#### [Problem details]
Every record that follows should be printed verbatim.

Stored records
Segment Open

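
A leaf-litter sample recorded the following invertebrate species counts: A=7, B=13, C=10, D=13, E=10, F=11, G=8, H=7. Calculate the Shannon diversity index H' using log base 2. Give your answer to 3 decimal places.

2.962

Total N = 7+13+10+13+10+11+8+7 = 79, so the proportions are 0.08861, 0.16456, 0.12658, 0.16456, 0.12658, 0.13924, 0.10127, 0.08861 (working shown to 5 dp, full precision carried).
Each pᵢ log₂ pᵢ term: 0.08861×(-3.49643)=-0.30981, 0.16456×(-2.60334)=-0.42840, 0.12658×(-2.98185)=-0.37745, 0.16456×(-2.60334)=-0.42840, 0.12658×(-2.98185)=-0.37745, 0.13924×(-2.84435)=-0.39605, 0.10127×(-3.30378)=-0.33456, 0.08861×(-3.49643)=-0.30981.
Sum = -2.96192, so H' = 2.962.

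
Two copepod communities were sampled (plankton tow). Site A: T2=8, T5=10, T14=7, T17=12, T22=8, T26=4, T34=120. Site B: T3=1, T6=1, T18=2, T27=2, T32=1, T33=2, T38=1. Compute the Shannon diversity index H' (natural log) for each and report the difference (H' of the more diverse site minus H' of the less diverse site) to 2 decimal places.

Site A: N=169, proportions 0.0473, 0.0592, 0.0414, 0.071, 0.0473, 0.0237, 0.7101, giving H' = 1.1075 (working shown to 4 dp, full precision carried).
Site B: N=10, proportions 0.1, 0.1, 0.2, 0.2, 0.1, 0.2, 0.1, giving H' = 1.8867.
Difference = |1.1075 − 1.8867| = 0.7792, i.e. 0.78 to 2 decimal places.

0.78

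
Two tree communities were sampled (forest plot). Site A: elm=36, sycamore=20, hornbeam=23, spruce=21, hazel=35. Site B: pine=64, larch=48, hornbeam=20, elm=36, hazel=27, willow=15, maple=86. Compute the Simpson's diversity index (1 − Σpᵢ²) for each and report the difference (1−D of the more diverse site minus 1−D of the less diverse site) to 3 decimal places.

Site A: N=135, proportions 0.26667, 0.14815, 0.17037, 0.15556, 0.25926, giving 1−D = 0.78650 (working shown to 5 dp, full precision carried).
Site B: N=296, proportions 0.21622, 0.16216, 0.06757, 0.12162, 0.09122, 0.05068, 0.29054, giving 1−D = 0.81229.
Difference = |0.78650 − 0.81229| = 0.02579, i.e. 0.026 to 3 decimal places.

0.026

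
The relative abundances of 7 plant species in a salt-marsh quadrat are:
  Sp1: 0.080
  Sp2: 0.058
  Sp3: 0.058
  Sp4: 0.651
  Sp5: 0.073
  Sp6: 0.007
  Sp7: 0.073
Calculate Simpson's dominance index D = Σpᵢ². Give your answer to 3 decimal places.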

Segment Closed

#### [Answer box]
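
A leaf-litter sample recorded the following invertebrate species counts: A=7, B=13, C=10, D=13, E=10, F=11, G=8, H=7. Calculate the Shannon diversity index H' using log base 2. Give your answer to 3 decimal places.

2.962

Total N = 7+13+10+13+10+11+8+7 = 79, so the proportions are 0.08861, 0.16456, 0.12658, 0.16456, 0.12658, 0.13924, 0.10127, 0.08861 (working shown to 5 dp, full precision carried).
Each pᵢ log₂ pᵢ term: 0.08861×(-3.49643)=-0.30981, 0.16456×(-2.60334)=-0.42840, 0.12658×(-2.98185)=-0.37745, 0.16456×(-2.60334)=-0.42840, 0.12658×(-2.98185)=-0.37745, 0.13924×(-2.84435)=-0.39605, 0.10127×(-3.30378)=-0.33456, 0.08861×(-3.49643)=-0.30981.
Sum = -2.96192, so H' = 2.962.

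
Two copepod communities were sampled (plankton tow). Site A: T2=8, T5=10, T14=7, T17=12, T22=8, T26=4, T34=120. Site B: T3=1, T6=1, T18=2, T27=2, T32=1, T33=2, T38=1. Compute the Shannon diversity index H' (natural log) for each and report the difference (H' of the more diverse site minus H' of the less diverse site) to 2 decimal places.

Site A: N=169, proportions 0.0473, 0.0592, 0.0414, 0.071, 0.0473, 0.0237, 0.7101, giving H' = 1.1075 (working shown to 4 dp, full precision carried).
Site B: N=10, proportions 0.1, 0.1, 0.2, 0.2, 0.1, 0.2, 0.1, giving H' = 1.8867.
Difference = |1.1075 − 1.8867| = 0.7792, i.e. 0.78 to 2 decimal places.

0.78

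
Two tree communities were sampled (forest plot). Site A: elm=36, sycamore=20, hornbeam=23, spruce=21, hazel=35. Site B: pine=64, larch=48, hornbeam=20, elm=36, hazel=27, willow=15, maple=86. Compute the Simpson's diversity index (1 − Σpᵢ²) for each and report the difference (1−D of the more diverse site minus 1−D of the less diverse site) to 3 decimal places.

Site A: N=135, proportions 0.26667, 0.14815, 0.17037, 0.15556, 0.25926, giving 1−D = 0.78650 (working shown to 5 dp, full precision carried).
Site B: N=296, proportions 0.21622, 0.16216, 0.06757, 0.12162, 0.09122, 0.05068, 0.29054, giving 1−D = 0.81229.
Difference = |0.78650 − 0.81229| = 0.02579, i.e. 0.026 to 3 decimal places.

0.026

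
The relative abundances of 7 plant species in a salt-marsh quadrat are:
  Sp1: 0.080
  Sp2: 0.058
  Sp3: 0.058
  Sp4: 0.651
  Sp5: 0.073
  Sp6: 0.007
  Sp7: 0.073
Calculate Simpson's dominance index D = Σpᵢ². Give your answer to 3 decimal places.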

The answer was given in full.